[TASK TO COMPLETE] Starting at the line that contains "A cast iron", print every remaining line of the entries, unchanged, and output nothing more.

[DATA FOR REVIEW]
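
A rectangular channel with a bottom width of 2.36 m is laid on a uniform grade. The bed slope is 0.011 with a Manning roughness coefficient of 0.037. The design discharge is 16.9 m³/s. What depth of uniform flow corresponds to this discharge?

y_n = 2.85 m

Manning's equation rearranged: A R^(2/3) = nQ / (1·√S) = 0.037 × 16.9 / (√0.011) = 5.962.
Trying y = 2 m: A R^(2/3) = 3.869 — low.
Trying y = 3.42 m: A R^(2/3) = 7.397 — high.
Trying y = 2.85 m: A R^(2/3) = 5.962 — matches.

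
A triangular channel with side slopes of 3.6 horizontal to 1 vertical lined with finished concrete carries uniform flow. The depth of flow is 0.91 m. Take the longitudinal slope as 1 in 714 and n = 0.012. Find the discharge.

Q = 5.37 m³/s

For a triangular section with side slope z = 3.6: A = zy² = 3.6×0.91² = 2.981 m²; P = 2y√(1+z²) = 2×0.91×3.736 = 6.8 m.
Hydraulic radius R = A/P = 2.981/6.8 = 0.4384 m.
Manning's equation: Q = (1/n) A R^(2/3) S^(1/2) = (1/0.012) × 2.981 × 0.4384^(2/3) × 0.001401^(1/2) = 5.37 m³/s.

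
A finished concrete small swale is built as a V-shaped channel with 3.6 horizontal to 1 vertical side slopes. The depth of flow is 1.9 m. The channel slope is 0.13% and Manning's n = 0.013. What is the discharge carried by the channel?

For a triangular section with side slope z = 3.6: A = zy² = 3.6×1.9² = 13 m²; P = 2y√(1+z²) = 2×1.9×3.736 = 14.2 m.
Hydraulic radius R = A/P = 13/14.2 = 0.9153 m.
Manning's equation: Q = (1/n) A R^(2/3) S^(1/2) = (1/0.013) × 13 × 0.9153^(2/3) × 0.0013^(1/2) = 34 m³/s.

Q = 34 m³/s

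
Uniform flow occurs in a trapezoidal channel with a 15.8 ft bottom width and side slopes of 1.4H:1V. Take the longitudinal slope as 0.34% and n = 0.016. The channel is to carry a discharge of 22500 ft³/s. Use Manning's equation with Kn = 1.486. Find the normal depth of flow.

Manning's equation rearranged: A R^(2/3) = nQ / (1.486·√S) = 0.016 × 22500 / (1.486 × √0.0034) = 4155.
At y = 23.8 ft: A R^(2/3) = 6116 — too large.
At y = 20 ft: A R^(2/3) = 4161 — ≈ 4155.

y_n = 20 ft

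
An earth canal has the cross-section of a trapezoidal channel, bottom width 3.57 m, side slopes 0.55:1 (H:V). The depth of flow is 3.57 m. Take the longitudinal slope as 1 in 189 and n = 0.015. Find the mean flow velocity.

V = 6.87 m/s

With bottom width b = 3.57 m and side slope z = 0.55: A = (b + zy)y = (3.57 + 0.55×3.57)×3.57 = 19.75 m²; P = b + 2y√(1+z²) = 3.57 + 2×3.57×1.141 = 11.72 m.
Hydraulic radius R = A/P = 19.75/11.72 = 1.686 m.
From Manning's equation, V = (1/n) R^(2/3) S^(1/2) = (1/0.015) × 1.686^(2/3) × 0.005291^(1/2) = 6.87 m/s.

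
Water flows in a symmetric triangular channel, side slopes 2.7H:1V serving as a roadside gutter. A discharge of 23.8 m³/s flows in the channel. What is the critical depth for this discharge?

y_c = 1.74 m

At critical depth, Q² T / (g A³) = 1, i.e. A³/T = Q²/g = 23.8²/9.81 = 57.74.
At y = 1.99 m: A³/T = 113.8 — over.
At y = 1.51 m: A³/T = 28.61 — short.
At y = 1.74 m: A³/T = 58.14 — ≈ 57.74.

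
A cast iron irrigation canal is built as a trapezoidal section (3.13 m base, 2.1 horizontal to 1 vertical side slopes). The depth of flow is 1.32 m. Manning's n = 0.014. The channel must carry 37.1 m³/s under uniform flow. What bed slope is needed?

With bottom width b = 3.13 m and side slope z = 2.1: A = (b + zy)y = (3.13 + 2.1×1.32)×1.32 = 7.791 m²; P = b + 2y√(1+z²) = 3.13 + 2×1.32×2.326 = 9.27 m.
Hydraulic radius R = A/P = 7.791/9.27 = 0.8404 m.
From Manning's equation, S = [nQ / (1 A R^(2/3))]² = [0.014 × 37.1 / (1 × 7.791 × 0.8404^(2/3))]² = 0.0056.

S = 0.0056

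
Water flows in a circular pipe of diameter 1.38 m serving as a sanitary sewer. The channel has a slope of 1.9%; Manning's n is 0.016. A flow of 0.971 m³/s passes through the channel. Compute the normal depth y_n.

Manning's equation rearranged: A R^(2/3) = nQ / (1·√S) = 0.016 × 0.971 / (√0.019) = 0.1127.
At y = 0.258 m: A R^(2/3) = 0.05618 — short.
At y = 0.365 m: A R^(2/3) = 0.1127 — ≈ 0.1127.

y_n = 0.365 m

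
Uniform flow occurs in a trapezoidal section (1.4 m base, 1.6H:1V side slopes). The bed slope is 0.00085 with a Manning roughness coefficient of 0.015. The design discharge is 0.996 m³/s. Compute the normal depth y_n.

Manning's equation rearranged: A R^(2/3) = nQ / (1·√S) = 0.015 × 0.996 / (√0.00085) = 0.5124.
Try y = 0.615 m: A R^(2/3) = 0.788 — over.
Try y = 0.406 m: A R^(2/3) = 0.3594 — short.
Try y = 0.491 m: A R^(2/3) = 0.5124 — matches.

y_n = 0.491 m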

[TASK RESULT]
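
A cast iron irrigation canal is built as a trapezoidal section (3.13 m base, 2.1 horizontal to 1 vertical side slopes). The depth of flow is 1.32 m. Manning's n = 0.014. The channel must carry 37.1 m³/s under uniform flow. What bed slope is needed?

With bottom width b = 3.13 m and side slope z = 2.1: A = (b + zy)y = (3.13 + 2.1×1.32)×1.32 = 7.791 m²; P = b + 2y√(1+z²) = 3.13 + 2×1.32×2.326 = 9.27 m.
Hydraulic radius R = A/P = 7.791/9.27 = 0.8404 m.
From Manning's equation, S = [nQ / (1 A R^(2/3))]² = [0.014 × 37.1 / (1 × 7.791 × 0.8404^(2/3))]² = 0.0056.

S = 0.0056

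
Water flows in a circular pipe of diameter 1.38 m serving as a sanitary sewer. The channel has a slope of 1.9%; Manning's n is 0.016. A flow of 0.971 m³/s passes through the channel. Compute the normal depth y_n.

Manning's equation rearranged: A R^(2/3) = nQ / (1·√S) = 0.016 × 0.971 / (√0.019) = 0.1127.
At y = 0.258 m: A R^(2/3) = 0.05618 — short.
At y = 0.365 m: A R^(2/3) = 0.1127 — ≈ 0.1127.

y_n = 0.365 m

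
Uniform flow occurs in a trapezoidal section (1.4 m base, 1.6H:1V side slopes). The bed slope is 0.00085 with a Manning roughness coefficient of 0.015. The design discharge is 0.996 m³/s. Compute the normal depth y_n.

Manning's equation rearranged: A R^(2/3) = nQ / (1·√S) = 0.015 × 0.996 / (√0.00085) = 0.5124.
Try y = 0.615 m: A R^(2/3) = 0.788 — over.
Try y = 0.406 m: A R^(2/3) = 0.3594 — short.
Try y = 0.491 m: A R^(2/3) = 0.5124 — matches.

y_n = 0.491 m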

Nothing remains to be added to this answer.